• [TASK TO COMPLETE] Your reply should be made up of every line in the records below that holds the string "control".

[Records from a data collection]
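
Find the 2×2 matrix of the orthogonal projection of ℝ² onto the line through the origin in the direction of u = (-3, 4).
[[9/25, -12/25], [-12/25, 16/25]]

The orthogonal projection onto the line spanned by a nonzero vector u = (a, b) has matrix P = (u uᵀ) / (uᵀ u) = (1/(a² + b²)) · [[a², ab], [ab, b²]].
Here u = (-3, 4), so a² + b² = 9 + 16 = 25.
P = (1/25) · [[9, -12], [-12, 16]] = [[9/25, -12/25], [-12/25, 16/25]].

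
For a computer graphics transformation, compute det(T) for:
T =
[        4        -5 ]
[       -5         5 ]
det(T) = -5

For a 2×2 matrix [[a, b], [c, d]], det = a*d - b*c.
det(T) = (4)*(5) - (-5)*(-5) = 20 - 25 = -5.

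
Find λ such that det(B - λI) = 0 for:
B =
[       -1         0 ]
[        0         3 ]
λ = -1, 3

Solve det(B - λI) = 0. For a 2×2 matrix the characteristic equation is λ² - (trace)λ + det = 0.
trace(B) = a + d = -1 + 3 = 2.
det(B) = a*d - b*c = (-1)*(3) - (0)*(0) = -3 - 0 = -3.
Characteristic equation: λ² - (2)λ + (-3) = 0.
Discriminant = (2)² - 4*(-3) = 4 + 12 = 16.
λ = (2 ± √16) / 2 = (2 ± 4) / 2 = -1, 3.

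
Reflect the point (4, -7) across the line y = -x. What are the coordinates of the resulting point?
(7, -4)

Reflection across line y = -x: (4, -7) → (7, -4)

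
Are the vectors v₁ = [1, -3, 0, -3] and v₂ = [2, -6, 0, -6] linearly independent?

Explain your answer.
No, linearly dependent (v₂ = 2·v₁)

Check whether there is a scalar k with v₂ = k·v₁.
Comparing components, k = 2 satisfies 2·[1, -3, 0, -3] = [2, -6, 0, -6].
Since v₂ is a scalar multiple of v₁, the two vectors are linearly dependent.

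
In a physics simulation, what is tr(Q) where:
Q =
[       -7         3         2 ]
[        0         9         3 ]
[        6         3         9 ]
tr(Q) = -7 + 9 + 9 = 11

The trace of a square matrix is the sum of its diagonal entries.
Diagonal entries of Q: Q[0][0] = -7, Q[1][1] = 9, Q[2][2] = 9.
tr(Q) = -7 + 9 + 9 = 11.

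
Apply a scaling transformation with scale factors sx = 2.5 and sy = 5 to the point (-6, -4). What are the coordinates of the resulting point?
(-15.0, -20)

Scaling matrix:
[[2.50, 0], [0, 5]]
Result: (-6 × 2.5, -4 × 5) = (-15.0, -20)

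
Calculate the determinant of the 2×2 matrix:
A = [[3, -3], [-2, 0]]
-6

For A = [[a, b], [c, d]], det(A) = a*d - b*c.
det(A) = (3)*(0) - (-3)*(-2) = 0 - 6 = -6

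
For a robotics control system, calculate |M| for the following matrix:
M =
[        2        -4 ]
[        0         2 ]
det(M) = 4

For a 2×2 matrix [[a, b], [c, d]], det = a*d - b*c.
det(M) = (2)*(2) - (-4)*(0) = 4 - 0 = 4.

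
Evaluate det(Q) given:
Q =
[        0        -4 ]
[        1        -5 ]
det(Q) = 4

For a 2×2 matrix [[a, b], [c, d]], det = a*d - b*c.
det(Q) = (0)*(-5) - (-4)*(1) = 0 + 4 = 4.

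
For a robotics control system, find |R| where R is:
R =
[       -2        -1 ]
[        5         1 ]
det(R) = 3

For a 2×2 matrix [[a, b], [c, d]], det = a*d - b*c.
det(R) = (-2)*(1) - (-1)*(5) = -2 + 5 = 3.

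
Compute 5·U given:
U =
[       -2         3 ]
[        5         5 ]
5U =
[      -10        15 ]
[       25        25 ]

Scalar multiplication is elementwise: (5U)[i][j] = 5 * U[i][j].
  (5U)[0][0] = 5 * (-2) = -10
  (5U)[0][1] = 5 * (3) = 15
  (5U)[1][0] = 5 * (5) = 25
  (5U)[1][1] = 5 * (5) = 25
5U =
[      -10        15 ]
[       25        25 ]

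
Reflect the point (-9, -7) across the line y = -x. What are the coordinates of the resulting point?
(7, 9)

Reflection across line y = -x: (-9, -7) → (7, 9)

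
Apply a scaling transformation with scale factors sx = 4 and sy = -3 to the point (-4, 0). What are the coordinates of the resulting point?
(-16, 0)

Scaling matrix:
[[4, 0], [0, -3]]
Result: (-4 × 4, 0 × -3) = (-16, 0)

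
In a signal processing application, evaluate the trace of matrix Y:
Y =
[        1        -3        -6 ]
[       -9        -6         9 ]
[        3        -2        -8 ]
tr(Y) = 1 - 6 - 8 = -13

The trace of a square matrix is the sum of its diagonal entries.
Diagonal entries of Y: Y[0][0] = 1, Y[1][1] = -6, Y[2][2] = -8.
tr(Y) = 1 - 6 - 8 = -13.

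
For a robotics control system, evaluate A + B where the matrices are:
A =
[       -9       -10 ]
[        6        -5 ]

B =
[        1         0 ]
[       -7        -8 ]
A + B =
[       -8       -10 ]
[       -1       -13 ]

Matrix addition is elementwise: (A+B)[i][j] = A[i][j] + B[i][j].
  (A+B)[0][0] = (-9) + (1) = -8
  (A+B)[0][1] = (-10) + (0) = -10
  (A+B)[1][0] = (6) + (-7) = -1
  (A+B)[1][1] = (-5) + (-8) = -13
A + B =
[       -8       -10 ]
[       -1       -13 ]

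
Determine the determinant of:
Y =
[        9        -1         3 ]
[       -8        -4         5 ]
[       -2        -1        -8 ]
det(Y) = 407

Expand along row 0 (cofactor expansion): det(Y) = a*(e*i - f*h) - b*(d*i - f*g) + c*(d*h - e*g), where the 3×3 is [[a, b, c], [d, e, f], [g, h, i]].
Minor M_00 = (-4)*(-8) - (5)*(-1) = 32 + 5 = 37.
Minor M_01 = (-8)*(-8) - (5)*(-2) = 64 + 10 = 74.
Minor M_02 = (-8)*(-1) - (-4)*(-2) = 8 - 8 = 0.
det(Y) = (9)*(37) - (-1)*(74) + (3)*(0) = 333 + 74 + 0 = 407.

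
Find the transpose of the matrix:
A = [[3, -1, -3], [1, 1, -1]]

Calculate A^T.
[[3, 1], [-1, 1], [-3, -1]]

The transpose sends entry (i,j) to (j,i); rows become columns.
Row 0 of A: [3, -1, -3] -> column 0 of A^T.
Row 1 of A: [1, 1, -1] -> column 1 of A^T.
A^T = [[3, 1], [-1, 1], [-3, -1]]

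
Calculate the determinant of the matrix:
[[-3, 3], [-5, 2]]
9

For a 2×2 matrix [[a, b], [c, d]], det = ad - bc
det = (-3)(2) - (3)(-5) = -6 - -15 = 9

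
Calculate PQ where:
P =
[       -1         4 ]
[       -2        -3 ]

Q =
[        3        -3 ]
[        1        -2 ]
PQ =
[        1        -5 ]
[       -9        12 ]

Matrix multiplication: (PQ)[i][j] = sum over k of P[i][k] * Q[k][j].
  (PQ)[0][0] = (-1)*(3) + (4)*(1) = 1
  (PQ)[0][1] = (-1)*(-3) + (4)*(-2) = -5
  (PQ)[1][0] = (-2)*(3) + (-3)*(1) = -9
  (PQ)[1][1] = (-2)*(-3) + (-3)*(-2) = 12
PQ =
[        1        -5 ]
[       -9        12 ]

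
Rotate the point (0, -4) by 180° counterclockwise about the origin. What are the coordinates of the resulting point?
(0, 4)

Rotation matrix R(θ) = [[cos θ, -sin θ], [sin θ, cos θ]]; for θ = 180°:
R = [[-1, 0], [0, -1]]
Result: R × [0, -4]ᵀ = [-1·0 + (0)·-4, 0·0 + (-1)·-4]ᵀ = (0, 4)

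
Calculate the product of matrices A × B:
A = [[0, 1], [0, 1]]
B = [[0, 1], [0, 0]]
[[0, 0], [0, 0]]

Matrix multiplication:
C[0][0] = 0×0 + 1×0 = 0
C[0][1] = 0×1 + 1×0 = 0
C[1][0] = 0×0 + 1×0 = 0
C[1][1] = 0×1 + 1×0 = 0
Result: [[0, 0], [0, 0]]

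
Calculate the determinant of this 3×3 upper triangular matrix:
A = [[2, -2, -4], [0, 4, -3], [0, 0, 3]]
24

The determinant of a triangular matrix is the product of its diagonal entries (the off-diagonal entries above the diagonal do not affect it).
det(A) = (2) * (4) * (3) = 24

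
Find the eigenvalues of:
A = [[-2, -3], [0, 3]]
λ = -2, 3

Solve det(A - λI) = 0. For a 2×2 matrix this is λ² - (trace)λ + det = 0.
trace(A) = -2 + 3 = 1.
det(A) = (-2)*(3) - (-3)*(0) = -6 - 0 = -6.
Characteristic equation: λ² - (1)λ + (-6) = 0.
Discriminant: (1)² - 4*(-6) = 1 + 24 = 25.
Roots: λ = (1 ± √25) / 2 = -2, 3.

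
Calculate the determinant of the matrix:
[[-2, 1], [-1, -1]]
3

For a 2×2 matrix [[a, b], [c, d]], det = ad - bc
det = (-2)(-1) - (1)(-1) = 2 - -1 = 3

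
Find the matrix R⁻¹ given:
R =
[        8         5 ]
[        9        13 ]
det(R) = 59
R⁻¹ =
[    13/59     -5/59 ]
[    -9/59      8/59 ]

For a 2×2 matrix R = [[a, b], [c, d]] with det(R) ≠ 0, R⁻¹ = (1/det(R)) * [[d, -b], [-c, a]].
det(R) = (8)*(13) - (5)*(9) = 104 - 45 = 59.
R⁻¹ = (1/59) * [[13, -5], [-9, 8]].
Dividing each entry by 59 and reducing:
R⁻¹ =
[    13/59     -5/59 ]
[    -9/59      8/59 ]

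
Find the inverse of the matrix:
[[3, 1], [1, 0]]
[[0, 1], [1, -3]]

For [[a,b],[c,d]], inverse = (1/det)·[[d,-b],[-c,a]]
det = 3·0 - 1·1 = -1
Inverse = (1/-1)·[[0, -1], [-1, 3]]
        = [[0, 1], [1, -3]]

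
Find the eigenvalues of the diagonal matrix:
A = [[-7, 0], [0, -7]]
λ₁ = -7, λ₂ = -7

The characteristic polynomial of A is det(A - λI) = (-7 - λ)(-7 - λ) = 0.
The roots are λ = -7 and λ = -7, so the eigenvalues are the diagonal entries.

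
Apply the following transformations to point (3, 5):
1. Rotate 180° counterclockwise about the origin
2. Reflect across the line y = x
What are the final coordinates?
(-5, -3)

Step 1: Rotate 180° → (-3, -5)
Step 2: Reflect across the line y = x → (-5, -3)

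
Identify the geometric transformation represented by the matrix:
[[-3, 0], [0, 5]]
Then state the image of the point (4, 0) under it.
non-uniform scaling by (-3, 5); image of (4, 0) is (-12, 0)

This is diagonal with distinct entries, so it scales the x-axis by -3 and the y-axis by 5.
The matrix [[-3, 0], [0, 5]] represents: non-uniform scaling by (-3, 5).
Applying it to (4, 0): [-3·4 + 0·0, 0·4 + 5·0] = (-12, 0).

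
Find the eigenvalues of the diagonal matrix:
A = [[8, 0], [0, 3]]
λ₁ = 8, λ₂ = 3

The characteristic polynomial of A is det(A - λI) = (8 - λ)(3 - λ) = 0.
The roots are λ = 8 and λ = 3, so the eigenvalues are the diagonal entries.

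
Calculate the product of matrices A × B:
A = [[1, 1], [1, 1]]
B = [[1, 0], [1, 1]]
[[2, 1], [2, 1]]

Matrix multiplication:
C[0][0] = 1×1 + 1×1 = 2
C[0][1] = 1×0 + 1×1 = 1
C[1][0] = 1×1 + 1×1 = 2
C[1][1] = 1×0 + 1×1 = 1
Result: [[2, 1], [2, 1]]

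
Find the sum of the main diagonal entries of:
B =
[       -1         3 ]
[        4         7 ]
tr(B) = -1 + 7 = 6

The trace of a square matrix is the sum of its diagonal entries.
Diagonal entries of B: B[0][0] = -1, B[1][1] = 7.
tr(B) = -1 + 7 = 6.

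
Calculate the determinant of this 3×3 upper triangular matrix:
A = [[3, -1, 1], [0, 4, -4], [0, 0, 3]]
36

The determinant of a triangular matrix is the product of its diagonal entries (the off-diagonal entries above the diagonal do not affect it).
det(A) = (3) * (4) * (3) = 36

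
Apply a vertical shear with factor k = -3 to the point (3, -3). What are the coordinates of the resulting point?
(3, -12)

Shear matrix for vertical shear with factor k = -3:
[[1, 0], [-3, 1]]
Result: (3, -3) → (3, -12)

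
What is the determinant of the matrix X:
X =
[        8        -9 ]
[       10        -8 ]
det(X) = 26

For a 2×2 matrix [[a, b], [c, d]], det = a*d - b*c.
det(X) = (8)*(-8) - (-9)*(10) = -64 + 90 = 26.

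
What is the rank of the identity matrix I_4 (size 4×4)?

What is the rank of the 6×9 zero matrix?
rank(I_4) = 4, rank(0) = 0

The identity I_4 has 4 columns that are the standard basis vectors e_1, …, e_4. These are linearly independent, so all 4 columns are pivots and rank(I_4) = 4.
The 6×9 zero matrix has every entry zero, so every row is the zero row and there are no pivots; rank(0) = 0.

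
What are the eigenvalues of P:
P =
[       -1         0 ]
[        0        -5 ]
λ = -5, -1

Solve det(P - λI) = 0. For a 2×2 matrix the characteristic equation is λ² - (trace)λ + det = 0.
trace(P) = a + d = -1 - 5 = -6.
det(P) = a*d - b*c = (-1)*(-5) - (0)*(0) = 5 - 0 = 5.
Characteristic equation: λ² - (-6)λ + (5) = 0.
Discriminant = (-6)² - 4*(5) = 36 - 20 = 16.
λ = (-6 ± √16) / 2 = (-6 ± 4) / 2 = -5, -1.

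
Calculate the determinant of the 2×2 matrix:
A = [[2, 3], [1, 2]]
1

For A = [[a, b], [c, d]], det(A) = a*d - b*c.
det(A) = (2)*(2) - (3)*(1) = 4 - 3 = 1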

• [OUTPUT OF THE TASK]
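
For a robotics control system, calculate |M| for the following matrix:
For a robotics control system, find |R| where R is:
For a robotics control system, evaluate A + B where the matrices are: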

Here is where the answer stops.